YOUR TASK
In the listing below, pick out lines with "ticket".
= = = = = = =
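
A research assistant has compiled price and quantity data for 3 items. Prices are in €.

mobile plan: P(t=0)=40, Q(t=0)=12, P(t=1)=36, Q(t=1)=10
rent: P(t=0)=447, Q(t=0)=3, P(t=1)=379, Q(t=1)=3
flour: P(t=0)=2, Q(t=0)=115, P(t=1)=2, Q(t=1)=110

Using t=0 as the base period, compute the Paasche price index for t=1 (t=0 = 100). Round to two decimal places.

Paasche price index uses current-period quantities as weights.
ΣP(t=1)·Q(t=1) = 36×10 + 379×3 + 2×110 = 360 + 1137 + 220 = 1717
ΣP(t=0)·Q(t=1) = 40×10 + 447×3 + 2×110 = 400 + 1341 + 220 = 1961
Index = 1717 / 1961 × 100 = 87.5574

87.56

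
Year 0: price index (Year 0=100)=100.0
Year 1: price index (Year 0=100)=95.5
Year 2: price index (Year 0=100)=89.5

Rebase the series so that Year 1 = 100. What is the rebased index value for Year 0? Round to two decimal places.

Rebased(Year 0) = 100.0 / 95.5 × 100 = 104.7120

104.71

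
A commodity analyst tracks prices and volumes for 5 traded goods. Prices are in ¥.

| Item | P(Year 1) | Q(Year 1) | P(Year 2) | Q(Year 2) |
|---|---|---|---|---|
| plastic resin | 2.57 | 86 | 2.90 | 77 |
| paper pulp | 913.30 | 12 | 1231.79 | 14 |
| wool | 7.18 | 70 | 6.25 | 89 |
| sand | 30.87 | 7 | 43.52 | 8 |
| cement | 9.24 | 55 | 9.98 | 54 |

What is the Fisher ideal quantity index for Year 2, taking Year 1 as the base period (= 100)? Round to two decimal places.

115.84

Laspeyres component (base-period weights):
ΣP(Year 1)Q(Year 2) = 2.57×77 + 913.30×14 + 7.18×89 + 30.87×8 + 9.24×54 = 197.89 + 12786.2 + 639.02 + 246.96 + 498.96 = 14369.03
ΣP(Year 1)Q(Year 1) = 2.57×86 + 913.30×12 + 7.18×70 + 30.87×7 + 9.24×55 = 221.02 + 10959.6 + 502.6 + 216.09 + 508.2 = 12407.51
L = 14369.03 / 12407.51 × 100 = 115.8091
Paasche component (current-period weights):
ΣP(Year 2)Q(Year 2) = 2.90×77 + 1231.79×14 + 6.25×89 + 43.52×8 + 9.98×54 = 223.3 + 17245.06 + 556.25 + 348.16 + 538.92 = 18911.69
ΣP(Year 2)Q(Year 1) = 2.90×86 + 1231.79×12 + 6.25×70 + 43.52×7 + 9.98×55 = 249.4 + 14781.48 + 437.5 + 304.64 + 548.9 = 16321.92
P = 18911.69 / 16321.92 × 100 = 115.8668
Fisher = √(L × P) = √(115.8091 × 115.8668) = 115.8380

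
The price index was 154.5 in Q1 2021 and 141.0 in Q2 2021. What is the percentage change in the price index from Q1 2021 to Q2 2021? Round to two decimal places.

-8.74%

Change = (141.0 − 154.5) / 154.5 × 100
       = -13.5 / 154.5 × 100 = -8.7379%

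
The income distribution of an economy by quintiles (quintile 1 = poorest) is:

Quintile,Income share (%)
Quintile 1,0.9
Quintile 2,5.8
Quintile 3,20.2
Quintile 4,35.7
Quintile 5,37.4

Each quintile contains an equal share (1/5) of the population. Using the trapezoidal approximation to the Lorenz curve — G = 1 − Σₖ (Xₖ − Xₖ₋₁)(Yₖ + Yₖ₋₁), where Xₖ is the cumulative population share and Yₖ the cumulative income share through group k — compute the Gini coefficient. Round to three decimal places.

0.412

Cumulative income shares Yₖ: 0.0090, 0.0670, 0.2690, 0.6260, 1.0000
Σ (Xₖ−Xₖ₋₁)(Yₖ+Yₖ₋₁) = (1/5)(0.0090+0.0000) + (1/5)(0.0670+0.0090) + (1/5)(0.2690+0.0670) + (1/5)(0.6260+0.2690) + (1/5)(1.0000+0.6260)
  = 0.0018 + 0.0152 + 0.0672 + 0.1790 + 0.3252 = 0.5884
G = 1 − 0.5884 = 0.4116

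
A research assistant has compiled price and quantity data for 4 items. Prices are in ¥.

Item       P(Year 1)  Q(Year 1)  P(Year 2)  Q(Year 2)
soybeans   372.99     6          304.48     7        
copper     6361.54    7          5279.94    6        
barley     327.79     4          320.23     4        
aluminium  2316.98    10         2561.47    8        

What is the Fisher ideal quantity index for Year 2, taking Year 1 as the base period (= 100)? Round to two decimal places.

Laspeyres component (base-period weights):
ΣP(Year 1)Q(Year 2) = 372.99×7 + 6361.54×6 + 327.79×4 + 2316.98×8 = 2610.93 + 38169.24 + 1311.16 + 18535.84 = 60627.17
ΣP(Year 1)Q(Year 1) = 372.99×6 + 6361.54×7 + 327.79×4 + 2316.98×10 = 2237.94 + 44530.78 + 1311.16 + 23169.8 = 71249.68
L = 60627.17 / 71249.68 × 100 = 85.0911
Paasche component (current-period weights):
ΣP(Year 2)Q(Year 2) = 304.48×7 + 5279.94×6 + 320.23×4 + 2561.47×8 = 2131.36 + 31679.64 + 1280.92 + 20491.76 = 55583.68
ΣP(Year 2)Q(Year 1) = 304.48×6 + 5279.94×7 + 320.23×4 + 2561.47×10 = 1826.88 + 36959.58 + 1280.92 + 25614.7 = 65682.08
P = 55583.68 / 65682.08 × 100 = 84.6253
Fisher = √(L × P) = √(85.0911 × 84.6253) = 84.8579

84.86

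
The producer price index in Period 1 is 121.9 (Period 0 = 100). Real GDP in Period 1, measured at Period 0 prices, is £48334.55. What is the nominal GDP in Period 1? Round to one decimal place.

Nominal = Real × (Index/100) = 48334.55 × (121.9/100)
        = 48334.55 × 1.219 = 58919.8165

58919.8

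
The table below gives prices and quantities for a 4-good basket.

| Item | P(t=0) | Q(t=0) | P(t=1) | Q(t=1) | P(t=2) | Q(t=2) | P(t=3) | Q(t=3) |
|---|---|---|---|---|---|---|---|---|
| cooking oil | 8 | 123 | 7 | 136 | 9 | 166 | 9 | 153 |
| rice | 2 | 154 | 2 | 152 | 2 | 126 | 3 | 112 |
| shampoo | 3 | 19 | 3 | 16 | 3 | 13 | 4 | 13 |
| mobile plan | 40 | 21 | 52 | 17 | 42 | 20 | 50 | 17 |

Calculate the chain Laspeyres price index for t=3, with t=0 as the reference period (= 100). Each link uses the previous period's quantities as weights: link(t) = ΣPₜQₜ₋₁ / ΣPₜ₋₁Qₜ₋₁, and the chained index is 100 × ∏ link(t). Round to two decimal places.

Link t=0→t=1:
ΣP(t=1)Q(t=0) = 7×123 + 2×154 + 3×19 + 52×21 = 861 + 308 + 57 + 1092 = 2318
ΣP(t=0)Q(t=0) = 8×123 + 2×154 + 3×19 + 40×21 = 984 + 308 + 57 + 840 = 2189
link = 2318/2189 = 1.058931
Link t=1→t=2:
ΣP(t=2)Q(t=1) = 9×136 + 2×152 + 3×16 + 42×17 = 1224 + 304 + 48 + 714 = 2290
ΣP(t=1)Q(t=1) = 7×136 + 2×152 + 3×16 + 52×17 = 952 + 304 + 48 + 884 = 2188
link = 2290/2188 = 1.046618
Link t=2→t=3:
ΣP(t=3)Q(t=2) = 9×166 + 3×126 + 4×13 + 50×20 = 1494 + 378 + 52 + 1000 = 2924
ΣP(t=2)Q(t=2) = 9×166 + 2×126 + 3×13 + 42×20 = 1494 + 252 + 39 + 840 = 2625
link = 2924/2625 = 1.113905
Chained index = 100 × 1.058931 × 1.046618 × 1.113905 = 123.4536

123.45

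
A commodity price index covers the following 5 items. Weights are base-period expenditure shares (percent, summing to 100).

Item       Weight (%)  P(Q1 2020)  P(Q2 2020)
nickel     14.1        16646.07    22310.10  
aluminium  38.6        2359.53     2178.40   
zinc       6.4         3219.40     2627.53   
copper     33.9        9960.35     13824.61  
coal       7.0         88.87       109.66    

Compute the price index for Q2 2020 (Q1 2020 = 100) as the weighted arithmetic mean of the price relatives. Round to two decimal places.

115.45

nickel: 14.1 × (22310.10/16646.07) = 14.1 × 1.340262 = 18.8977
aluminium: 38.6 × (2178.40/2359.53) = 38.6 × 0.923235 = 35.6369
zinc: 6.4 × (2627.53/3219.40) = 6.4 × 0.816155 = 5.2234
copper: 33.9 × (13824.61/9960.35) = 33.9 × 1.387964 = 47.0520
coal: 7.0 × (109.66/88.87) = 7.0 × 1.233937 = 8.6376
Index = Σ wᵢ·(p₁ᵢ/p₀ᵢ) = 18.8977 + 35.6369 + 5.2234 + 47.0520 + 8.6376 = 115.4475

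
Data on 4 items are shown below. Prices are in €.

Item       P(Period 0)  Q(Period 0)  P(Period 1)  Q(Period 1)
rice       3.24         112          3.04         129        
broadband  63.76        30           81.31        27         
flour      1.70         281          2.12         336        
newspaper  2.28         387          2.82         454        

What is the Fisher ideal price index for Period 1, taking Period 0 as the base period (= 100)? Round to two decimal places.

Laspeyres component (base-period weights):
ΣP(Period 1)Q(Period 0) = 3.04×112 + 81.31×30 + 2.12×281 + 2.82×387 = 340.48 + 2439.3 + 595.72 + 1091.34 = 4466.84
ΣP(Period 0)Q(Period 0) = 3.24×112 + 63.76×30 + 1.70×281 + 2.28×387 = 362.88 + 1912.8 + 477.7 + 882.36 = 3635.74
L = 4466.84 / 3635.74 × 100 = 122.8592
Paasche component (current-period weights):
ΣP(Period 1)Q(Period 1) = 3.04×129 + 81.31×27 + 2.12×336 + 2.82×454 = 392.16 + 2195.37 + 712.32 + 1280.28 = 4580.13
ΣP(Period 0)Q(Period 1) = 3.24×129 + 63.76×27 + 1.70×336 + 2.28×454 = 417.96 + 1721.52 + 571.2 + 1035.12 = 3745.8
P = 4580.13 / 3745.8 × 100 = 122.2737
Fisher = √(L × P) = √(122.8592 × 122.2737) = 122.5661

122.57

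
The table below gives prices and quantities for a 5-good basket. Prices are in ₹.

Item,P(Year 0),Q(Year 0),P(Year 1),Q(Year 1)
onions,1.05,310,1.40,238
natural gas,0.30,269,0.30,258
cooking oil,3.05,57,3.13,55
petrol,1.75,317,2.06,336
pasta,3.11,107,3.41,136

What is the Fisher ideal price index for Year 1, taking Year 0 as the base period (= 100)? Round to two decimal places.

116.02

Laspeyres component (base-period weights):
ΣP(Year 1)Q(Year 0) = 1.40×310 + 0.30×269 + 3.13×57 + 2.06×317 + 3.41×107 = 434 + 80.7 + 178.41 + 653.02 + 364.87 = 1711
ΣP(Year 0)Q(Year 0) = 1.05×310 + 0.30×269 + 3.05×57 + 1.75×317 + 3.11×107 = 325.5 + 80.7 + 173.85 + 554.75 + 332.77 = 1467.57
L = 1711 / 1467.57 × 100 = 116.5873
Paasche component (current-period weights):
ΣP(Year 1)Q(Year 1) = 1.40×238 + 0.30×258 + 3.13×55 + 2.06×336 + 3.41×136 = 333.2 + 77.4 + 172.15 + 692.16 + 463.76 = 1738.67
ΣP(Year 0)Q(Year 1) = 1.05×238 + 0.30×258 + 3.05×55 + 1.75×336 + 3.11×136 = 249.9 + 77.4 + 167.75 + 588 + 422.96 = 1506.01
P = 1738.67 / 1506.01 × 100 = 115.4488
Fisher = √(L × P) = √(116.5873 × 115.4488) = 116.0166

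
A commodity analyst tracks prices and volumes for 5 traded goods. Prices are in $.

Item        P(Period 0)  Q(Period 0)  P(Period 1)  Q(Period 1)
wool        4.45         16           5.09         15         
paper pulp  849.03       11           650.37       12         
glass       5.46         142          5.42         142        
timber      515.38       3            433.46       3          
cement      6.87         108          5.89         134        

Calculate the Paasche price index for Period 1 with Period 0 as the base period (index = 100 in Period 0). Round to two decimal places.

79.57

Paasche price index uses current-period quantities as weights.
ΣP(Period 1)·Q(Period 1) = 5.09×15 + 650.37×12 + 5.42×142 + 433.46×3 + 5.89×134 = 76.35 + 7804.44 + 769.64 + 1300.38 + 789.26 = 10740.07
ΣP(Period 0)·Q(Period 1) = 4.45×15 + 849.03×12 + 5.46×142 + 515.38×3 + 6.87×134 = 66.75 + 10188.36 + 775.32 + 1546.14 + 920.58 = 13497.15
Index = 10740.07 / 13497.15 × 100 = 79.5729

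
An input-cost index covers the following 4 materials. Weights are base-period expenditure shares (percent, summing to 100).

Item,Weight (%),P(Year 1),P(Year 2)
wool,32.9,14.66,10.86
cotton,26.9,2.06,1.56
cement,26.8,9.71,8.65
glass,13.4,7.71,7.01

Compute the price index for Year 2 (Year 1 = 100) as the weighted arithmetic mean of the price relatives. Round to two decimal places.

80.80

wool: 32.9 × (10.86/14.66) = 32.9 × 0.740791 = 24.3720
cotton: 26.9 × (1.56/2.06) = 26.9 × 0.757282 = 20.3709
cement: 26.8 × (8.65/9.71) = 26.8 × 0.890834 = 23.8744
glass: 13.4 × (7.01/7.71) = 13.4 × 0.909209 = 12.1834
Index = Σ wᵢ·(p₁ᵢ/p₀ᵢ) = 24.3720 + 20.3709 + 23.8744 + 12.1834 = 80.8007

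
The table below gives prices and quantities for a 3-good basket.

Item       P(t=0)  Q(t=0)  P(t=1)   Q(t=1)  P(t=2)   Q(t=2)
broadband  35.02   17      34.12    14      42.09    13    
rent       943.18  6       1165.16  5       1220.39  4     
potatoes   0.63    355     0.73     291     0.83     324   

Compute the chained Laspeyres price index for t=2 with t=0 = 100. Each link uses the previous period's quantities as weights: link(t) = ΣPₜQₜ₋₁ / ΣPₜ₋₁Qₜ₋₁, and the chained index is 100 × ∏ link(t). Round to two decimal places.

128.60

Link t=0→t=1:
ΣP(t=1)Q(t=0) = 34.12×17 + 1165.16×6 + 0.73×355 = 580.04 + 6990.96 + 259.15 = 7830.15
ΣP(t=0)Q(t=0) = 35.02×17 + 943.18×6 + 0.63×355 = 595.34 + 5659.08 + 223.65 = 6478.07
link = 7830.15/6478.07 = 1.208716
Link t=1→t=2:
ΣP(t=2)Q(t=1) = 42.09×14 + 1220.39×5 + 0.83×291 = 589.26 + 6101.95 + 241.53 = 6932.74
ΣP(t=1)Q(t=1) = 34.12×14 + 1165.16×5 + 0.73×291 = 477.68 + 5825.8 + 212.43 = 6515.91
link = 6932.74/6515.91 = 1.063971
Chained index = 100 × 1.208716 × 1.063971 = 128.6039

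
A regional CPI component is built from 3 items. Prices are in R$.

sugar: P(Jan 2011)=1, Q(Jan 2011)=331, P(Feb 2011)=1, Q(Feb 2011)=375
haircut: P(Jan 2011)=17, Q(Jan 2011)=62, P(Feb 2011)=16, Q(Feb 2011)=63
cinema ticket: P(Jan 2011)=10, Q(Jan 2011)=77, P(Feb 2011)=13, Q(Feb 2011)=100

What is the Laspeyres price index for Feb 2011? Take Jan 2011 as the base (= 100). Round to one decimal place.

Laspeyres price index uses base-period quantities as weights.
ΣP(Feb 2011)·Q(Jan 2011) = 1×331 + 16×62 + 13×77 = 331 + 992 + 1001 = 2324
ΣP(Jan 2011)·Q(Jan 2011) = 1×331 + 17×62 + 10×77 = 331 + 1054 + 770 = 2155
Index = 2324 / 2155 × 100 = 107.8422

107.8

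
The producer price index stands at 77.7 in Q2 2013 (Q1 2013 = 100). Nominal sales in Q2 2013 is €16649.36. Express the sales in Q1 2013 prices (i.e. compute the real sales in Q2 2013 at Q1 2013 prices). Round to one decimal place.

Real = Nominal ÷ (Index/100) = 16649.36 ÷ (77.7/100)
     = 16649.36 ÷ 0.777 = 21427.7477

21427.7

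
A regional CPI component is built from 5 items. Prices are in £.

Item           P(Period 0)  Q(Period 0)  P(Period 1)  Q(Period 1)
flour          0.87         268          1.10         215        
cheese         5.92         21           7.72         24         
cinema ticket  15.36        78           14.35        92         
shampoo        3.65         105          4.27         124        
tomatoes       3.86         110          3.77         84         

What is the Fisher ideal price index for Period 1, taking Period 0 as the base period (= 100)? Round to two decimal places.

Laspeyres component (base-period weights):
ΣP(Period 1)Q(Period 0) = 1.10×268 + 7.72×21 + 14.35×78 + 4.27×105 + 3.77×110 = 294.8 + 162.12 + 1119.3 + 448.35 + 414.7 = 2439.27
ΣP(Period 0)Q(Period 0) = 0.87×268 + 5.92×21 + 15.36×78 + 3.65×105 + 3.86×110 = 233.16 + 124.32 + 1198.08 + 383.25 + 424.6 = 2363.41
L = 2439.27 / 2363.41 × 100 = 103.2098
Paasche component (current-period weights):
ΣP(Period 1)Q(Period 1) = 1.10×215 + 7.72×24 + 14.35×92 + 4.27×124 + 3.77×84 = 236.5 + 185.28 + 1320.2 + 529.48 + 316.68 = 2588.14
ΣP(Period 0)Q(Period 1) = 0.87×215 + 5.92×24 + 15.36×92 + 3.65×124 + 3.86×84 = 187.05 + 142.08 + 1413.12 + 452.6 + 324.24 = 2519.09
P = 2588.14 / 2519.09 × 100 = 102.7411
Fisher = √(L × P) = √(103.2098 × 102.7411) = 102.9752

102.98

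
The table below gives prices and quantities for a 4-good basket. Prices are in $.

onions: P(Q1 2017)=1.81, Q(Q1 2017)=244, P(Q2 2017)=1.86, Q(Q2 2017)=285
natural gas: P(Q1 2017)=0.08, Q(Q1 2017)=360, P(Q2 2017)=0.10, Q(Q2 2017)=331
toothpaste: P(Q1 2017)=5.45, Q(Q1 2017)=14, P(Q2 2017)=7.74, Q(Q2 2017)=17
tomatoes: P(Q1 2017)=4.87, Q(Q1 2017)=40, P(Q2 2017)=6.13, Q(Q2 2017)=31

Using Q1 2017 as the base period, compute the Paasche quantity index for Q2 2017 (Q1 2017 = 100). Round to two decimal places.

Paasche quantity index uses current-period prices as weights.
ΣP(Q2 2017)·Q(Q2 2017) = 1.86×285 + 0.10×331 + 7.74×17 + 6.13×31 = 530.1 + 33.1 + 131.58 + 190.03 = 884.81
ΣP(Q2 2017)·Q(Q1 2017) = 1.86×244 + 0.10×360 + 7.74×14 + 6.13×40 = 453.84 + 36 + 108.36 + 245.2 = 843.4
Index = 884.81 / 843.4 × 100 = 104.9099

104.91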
= = = = = = =
SOLVED PROBLEM
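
cinema ticket: P(Jan 2011)=10, Q(Jan 2011)=77, P(Feb 2011)=13, Q(Feb 2011)=100
cinema ticket  15.36        78           14.35        92         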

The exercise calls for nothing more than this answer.